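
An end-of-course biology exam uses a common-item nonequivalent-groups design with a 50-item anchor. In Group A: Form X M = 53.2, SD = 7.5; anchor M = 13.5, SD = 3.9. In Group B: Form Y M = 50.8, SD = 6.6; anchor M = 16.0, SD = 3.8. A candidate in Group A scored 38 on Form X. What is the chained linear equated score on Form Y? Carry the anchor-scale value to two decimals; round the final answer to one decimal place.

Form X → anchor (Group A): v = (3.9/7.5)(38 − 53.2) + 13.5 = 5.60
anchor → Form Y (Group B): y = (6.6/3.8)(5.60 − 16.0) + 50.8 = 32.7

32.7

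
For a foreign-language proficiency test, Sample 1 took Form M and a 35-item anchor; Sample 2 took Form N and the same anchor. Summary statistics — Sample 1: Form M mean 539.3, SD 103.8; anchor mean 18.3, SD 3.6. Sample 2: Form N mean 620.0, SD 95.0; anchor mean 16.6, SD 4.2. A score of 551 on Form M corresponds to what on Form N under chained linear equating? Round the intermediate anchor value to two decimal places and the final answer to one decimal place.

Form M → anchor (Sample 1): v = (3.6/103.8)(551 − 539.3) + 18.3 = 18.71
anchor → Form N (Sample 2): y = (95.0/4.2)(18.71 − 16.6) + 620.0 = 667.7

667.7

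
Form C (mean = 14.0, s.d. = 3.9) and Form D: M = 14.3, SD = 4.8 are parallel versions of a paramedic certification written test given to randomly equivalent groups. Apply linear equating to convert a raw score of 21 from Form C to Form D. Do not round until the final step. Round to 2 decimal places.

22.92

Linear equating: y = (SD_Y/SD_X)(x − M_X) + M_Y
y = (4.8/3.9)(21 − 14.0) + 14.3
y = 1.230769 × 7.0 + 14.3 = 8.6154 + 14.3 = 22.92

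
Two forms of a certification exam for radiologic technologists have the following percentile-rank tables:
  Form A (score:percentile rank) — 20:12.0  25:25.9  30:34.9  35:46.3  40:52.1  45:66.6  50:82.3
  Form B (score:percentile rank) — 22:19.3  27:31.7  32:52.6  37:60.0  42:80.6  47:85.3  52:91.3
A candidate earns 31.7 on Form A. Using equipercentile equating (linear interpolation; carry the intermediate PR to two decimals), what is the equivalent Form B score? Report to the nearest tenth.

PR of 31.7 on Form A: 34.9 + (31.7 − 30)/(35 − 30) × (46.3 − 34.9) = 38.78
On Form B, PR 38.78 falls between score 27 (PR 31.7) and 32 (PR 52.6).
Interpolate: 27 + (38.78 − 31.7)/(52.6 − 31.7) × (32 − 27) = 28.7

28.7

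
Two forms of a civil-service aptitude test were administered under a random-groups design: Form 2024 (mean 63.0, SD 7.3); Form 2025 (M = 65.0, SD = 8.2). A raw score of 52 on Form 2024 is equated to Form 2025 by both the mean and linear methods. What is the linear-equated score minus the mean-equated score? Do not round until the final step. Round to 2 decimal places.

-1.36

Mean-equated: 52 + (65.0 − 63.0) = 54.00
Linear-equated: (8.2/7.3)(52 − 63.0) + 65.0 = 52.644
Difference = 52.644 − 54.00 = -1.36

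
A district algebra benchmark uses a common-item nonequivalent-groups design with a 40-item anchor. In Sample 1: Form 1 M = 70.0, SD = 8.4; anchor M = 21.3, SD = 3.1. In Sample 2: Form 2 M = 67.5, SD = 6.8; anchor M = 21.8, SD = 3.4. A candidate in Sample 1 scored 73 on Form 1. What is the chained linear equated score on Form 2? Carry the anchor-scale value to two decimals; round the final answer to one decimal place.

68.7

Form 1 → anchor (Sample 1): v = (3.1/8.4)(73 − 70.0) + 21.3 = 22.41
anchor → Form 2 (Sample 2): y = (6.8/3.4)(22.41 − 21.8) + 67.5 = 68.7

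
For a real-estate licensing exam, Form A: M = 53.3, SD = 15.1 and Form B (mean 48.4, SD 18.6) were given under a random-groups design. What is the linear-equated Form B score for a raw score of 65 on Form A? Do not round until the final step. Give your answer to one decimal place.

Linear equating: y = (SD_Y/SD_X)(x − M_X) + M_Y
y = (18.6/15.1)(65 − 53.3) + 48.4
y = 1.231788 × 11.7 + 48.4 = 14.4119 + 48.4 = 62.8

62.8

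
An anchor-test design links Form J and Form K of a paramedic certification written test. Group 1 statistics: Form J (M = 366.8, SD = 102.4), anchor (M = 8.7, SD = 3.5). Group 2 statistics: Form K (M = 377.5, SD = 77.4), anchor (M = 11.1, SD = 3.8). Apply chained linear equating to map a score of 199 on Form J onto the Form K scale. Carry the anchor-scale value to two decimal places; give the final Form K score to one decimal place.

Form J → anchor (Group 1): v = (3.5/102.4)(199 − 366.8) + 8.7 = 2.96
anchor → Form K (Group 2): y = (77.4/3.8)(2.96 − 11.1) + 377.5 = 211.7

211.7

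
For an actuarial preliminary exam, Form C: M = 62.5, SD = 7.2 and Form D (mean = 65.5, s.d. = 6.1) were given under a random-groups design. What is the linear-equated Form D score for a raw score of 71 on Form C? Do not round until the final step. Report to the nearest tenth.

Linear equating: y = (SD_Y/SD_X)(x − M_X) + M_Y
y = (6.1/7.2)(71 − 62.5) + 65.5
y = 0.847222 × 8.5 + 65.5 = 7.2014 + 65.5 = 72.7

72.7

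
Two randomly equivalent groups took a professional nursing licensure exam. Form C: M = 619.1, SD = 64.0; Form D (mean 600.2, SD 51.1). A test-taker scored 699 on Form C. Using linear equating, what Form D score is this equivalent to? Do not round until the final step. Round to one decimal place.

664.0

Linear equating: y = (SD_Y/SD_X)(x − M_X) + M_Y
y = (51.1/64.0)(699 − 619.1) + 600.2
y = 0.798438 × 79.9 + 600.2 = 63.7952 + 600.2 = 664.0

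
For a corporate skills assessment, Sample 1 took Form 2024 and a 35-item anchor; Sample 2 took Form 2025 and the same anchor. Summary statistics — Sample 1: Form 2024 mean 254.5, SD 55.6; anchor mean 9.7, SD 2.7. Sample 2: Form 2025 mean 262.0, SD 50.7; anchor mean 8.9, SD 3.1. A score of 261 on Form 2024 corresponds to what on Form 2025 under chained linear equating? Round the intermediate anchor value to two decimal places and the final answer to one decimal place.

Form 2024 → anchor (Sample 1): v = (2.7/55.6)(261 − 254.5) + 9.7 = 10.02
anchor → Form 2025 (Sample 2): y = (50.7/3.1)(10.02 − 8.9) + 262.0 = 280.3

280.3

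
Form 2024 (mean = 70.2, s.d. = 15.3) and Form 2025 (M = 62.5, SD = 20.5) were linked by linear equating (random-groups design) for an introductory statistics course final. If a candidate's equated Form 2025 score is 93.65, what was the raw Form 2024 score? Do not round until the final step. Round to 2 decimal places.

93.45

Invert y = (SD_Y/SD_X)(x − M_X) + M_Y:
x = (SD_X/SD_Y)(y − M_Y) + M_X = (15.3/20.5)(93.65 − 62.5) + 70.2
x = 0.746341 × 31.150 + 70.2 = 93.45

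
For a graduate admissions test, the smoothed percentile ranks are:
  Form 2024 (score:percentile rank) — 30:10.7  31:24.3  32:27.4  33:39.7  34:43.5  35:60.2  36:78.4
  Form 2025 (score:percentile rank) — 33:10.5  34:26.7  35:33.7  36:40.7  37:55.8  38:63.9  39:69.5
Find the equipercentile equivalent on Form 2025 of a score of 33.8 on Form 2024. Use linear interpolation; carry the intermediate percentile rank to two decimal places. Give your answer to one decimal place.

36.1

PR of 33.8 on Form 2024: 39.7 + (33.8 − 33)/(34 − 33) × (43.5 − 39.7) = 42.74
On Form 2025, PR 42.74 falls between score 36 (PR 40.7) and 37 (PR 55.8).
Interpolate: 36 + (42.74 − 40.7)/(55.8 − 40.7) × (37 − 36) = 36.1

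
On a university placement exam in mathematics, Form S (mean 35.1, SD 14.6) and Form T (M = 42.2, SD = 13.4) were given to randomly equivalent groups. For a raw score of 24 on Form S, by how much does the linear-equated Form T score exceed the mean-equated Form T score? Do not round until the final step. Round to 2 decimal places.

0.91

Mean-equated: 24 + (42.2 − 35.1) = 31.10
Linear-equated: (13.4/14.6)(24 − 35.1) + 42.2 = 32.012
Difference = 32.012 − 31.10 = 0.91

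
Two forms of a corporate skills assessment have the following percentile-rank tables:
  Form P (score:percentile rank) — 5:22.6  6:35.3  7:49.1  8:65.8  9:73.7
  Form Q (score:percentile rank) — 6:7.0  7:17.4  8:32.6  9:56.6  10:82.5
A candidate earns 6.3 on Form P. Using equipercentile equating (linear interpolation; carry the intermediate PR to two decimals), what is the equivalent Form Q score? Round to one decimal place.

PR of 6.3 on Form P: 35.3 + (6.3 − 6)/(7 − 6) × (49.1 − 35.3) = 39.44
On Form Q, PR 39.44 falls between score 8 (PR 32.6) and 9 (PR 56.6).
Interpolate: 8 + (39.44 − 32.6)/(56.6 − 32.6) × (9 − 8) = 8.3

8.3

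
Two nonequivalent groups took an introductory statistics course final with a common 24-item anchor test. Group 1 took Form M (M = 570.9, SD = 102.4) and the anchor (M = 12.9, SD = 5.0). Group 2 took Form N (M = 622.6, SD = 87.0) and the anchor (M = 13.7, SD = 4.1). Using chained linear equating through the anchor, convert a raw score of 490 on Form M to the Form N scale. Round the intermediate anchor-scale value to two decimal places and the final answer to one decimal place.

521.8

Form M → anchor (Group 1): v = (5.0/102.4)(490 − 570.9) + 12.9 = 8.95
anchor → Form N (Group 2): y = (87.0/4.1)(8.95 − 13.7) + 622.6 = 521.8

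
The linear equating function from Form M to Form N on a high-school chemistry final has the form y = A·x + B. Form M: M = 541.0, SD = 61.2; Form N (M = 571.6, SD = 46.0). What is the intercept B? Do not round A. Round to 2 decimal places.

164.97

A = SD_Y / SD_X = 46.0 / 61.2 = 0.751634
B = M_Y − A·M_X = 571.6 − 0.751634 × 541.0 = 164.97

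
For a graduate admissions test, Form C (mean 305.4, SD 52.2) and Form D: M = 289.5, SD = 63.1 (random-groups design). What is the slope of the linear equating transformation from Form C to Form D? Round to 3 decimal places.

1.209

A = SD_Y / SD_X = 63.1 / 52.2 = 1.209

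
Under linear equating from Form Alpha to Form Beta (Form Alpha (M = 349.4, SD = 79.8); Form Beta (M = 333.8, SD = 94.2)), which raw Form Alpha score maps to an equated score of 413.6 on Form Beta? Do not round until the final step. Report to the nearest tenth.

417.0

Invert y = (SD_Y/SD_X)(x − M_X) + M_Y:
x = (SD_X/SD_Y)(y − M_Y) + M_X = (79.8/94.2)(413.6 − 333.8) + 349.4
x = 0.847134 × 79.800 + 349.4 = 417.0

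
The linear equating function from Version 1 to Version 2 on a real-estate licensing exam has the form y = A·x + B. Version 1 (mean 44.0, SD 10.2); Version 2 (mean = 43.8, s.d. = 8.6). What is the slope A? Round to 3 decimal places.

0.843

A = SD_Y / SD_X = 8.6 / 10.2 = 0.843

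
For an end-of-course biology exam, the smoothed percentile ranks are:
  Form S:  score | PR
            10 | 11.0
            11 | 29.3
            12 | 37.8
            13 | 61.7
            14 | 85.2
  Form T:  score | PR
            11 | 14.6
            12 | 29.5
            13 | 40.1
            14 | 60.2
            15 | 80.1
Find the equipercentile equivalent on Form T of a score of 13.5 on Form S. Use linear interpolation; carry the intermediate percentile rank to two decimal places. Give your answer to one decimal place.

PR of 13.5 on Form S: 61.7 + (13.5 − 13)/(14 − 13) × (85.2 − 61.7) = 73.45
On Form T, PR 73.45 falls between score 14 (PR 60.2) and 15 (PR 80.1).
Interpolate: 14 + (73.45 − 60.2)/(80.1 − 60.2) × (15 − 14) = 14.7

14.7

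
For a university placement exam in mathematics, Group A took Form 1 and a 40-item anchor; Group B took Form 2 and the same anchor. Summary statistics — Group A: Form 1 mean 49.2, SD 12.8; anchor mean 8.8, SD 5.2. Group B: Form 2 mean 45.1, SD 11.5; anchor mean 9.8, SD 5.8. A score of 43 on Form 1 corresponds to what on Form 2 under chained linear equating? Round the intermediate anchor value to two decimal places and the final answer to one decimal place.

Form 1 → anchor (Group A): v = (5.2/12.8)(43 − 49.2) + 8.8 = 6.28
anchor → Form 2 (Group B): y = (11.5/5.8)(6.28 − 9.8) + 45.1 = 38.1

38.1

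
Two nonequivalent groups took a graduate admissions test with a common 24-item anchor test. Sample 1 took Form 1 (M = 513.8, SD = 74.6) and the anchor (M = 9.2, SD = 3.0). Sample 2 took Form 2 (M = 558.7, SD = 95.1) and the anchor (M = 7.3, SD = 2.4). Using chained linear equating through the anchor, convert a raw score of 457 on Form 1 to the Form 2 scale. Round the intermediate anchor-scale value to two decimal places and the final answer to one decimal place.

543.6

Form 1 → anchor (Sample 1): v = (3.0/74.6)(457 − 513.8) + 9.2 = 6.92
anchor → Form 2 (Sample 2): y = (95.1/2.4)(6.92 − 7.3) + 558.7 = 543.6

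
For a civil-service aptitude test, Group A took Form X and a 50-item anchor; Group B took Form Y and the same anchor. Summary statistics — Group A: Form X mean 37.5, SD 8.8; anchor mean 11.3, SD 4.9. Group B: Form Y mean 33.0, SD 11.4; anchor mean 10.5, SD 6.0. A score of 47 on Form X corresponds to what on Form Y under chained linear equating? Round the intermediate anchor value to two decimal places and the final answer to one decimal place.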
○ ○ ○ ○ ○ ○ ○
REQUIRED ACTION:
Each line above that carries the string "following" has to be returned.

EXERCISE SOLUTION:
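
Two forms of a certification exam for radiologic technologists have the following percentile-rank tables:
Two forms of a corporate skills assessment have the following percentile-rank tables: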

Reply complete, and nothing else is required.